THE PROBLEM - Write out, word for word, every line in the data below from the one containing "Answer: -36270/1087 ≈ -33.367" to the one containing "Answer: 11307683/9249370 +", both of them included.

EXCERPTED DATA -
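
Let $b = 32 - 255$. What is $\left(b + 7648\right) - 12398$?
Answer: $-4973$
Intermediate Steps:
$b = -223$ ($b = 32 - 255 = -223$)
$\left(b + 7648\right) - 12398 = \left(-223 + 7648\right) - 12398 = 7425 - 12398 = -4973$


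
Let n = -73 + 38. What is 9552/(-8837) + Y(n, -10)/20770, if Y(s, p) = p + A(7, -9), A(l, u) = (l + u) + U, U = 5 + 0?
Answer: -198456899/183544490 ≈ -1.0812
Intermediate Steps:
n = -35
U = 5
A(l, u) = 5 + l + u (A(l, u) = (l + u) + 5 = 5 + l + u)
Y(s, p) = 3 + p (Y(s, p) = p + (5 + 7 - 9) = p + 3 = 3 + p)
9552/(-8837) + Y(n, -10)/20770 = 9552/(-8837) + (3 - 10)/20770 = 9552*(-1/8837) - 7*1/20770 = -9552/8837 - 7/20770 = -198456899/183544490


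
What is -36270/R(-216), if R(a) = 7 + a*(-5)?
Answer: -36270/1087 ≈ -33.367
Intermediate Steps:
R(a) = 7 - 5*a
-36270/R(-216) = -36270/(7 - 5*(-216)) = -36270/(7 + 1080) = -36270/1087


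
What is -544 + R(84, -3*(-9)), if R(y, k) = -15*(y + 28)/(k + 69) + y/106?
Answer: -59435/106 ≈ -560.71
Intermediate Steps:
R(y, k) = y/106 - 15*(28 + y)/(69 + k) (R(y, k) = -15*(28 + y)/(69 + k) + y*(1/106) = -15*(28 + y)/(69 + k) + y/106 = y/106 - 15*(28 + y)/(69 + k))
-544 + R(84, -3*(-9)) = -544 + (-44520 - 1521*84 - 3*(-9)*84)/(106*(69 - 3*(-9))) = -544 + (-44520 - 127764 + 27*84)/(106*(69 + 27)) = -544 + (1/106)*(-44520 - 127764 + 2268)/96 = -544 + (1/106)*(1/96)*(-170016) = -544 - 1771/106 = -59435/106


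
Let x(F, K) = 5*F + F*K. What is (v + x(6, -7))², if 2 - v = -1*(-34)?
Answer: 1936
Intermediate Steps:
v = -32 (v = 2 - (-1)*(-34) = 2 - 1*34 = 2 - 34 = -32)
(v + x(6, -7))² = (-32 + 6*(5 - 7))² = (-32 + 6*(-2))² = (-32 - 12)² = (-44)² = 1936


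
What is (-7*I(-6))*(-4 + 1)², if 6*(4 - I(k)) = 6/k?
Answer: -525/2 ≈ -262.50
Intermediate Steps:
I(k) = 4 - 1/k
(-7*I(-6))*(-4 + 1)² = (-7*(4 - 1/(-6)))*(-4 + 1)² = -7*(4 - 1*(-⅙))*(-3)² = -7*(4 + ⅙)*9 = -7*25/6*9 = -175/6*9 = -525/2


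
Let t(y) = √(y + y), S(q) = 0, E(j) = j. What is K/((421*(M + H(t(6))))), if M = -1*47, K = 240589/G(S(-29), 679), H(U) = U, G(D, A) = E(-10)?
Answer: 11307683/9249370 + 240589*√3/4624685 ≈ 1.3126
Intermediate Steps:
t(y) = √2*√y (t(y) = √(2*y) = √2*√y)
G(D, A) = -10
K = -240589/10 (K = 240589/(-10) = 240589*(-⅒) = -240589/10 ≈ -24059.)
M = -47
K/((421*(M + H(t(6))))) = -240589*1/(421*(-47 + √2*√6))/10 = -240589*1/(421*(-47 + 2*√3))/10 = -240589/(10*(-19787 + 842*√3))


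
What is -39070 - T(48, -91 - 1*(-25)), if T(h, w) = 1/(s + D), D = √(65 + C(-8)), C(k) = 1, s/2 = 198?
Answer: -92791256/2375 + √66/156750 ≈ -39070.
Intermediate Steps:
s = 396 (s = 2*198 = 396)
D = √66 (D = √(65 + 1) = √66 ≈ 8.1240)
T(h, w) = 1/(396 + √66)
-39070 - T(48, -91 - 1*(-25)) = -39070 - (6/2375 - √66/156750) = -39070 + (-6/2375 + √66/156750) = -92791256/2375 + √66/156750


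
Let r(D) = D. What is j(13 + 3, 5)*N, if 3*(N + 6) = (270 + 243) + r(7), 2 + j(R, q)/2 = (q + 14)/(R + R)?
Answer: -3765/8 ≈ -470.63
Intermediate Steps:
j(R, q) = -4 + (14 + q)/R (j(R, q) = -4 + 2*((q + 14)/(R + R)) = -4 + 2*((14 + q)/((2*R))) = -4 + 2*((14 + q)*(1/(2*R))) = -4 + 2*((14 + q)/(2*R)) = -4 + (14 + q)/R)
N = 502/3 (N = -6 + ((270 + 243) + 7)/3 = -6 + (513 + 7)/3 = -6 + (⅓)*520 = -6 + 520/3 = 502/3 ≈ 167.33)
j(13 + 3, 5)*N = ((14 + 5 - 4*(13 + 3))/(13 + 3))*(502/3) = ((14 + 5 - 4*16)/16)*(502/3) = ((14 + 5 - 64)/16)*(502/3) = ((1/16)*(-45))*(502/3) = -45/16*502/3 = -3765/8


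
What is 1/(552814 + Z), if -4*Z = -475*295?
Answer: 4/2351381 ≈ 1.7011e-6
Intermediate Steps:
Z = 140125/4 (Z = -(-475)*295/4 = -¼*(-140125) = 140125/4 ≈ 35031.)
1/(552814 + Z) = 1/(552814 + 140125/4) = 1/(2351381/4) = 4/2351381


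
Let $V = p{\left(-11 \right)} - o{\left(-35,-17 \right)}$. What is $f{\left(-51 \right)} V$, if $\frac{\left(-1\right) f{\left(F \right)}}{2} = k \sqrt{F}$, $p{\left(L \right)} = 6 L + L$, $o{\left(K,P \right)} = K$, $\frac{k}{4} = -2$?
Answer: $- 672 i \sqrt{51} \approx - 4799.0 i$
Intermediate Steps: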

TASK RESULT -
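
Answer: -36270/1087 ≈ -33.367
Intermediate Steps:
R(a) = 7 - 5*a
-36270/R(-216) = -36270/(7 - 5*(-216)) = -36270/(7 + 1080) = -36270/1087


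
What is -544 + R(84, -3*(-9)), if R(y, k) = -15*(y + 28)/(k + 69) + y/106?
Answer: -59435/106 ≈ -560.71
Intermediate Steps:
R(y, k) = y/106 - 15*(28 + y)/(69 + k) (R(y, k) = -15*(28 + y)/(69 + k) + y*(1/106) = -15*(28 + y)/(69 + k) + y/106 = y/106 - 15*(28 + y)/(69 + k))
-544 + R(84, -3*(-9)) = -544 + (-44520 - 1521*84 - 3*(-9)*84)/(106*(69 - 3*(-9))) = -544 + (-44520 - 127764 + 27*84)/(106*(69 + 27)) = -544 + (1/106)*(-44520 - 127764 + 2268)/96 = -544 + (1/106)*(1/96)*(-170016) = -544 - 1771/106 = -59435/106


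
Let x(F, K) = 5*F + F*K. What is (v + x(6, -7))², if 2 - v = -1*(-34)?
Answer: 1936
Intermediate Steps:
v = -32 (v = 2 - (-1)*(-34) = 2 - 1*34 = 2 - 34 = -32)
(v + x(6, -7))² = (-32 + 6*(5 - 7))² = (-32 + 6*(-2))² = (-32 - 12)² = (-44)² = 1936


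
What is (-7*I(-6))*(-4 + 1)², if 6*(4 - I(k)) = 6/k?
Answer: -525/2 ≈ -262.50
Intermediate Steps:
I(k) = 4 - 1/k
(-7*I(-6))*(-4 + 1)² = (-7*(4 - 1/(-6)))*(-4 + 1)² = -7*(4 - 1*(-⅙))*(-3)² = -7*(4 + ⅙)*9 = -7*25/6*9 = -175/6*9 = -525/2


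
Let t(y) = √(y + y), S(q) = 0, E(j) = j. What is K/((421*(M + H(t(6))))), if M = -1*47, K = 240589/G(S(-29), 679), H(U) = U, G(D, A) = E(-10)?
Answer: 11307683/9249370 + 240589*√3/4624685 ≈ 1.3126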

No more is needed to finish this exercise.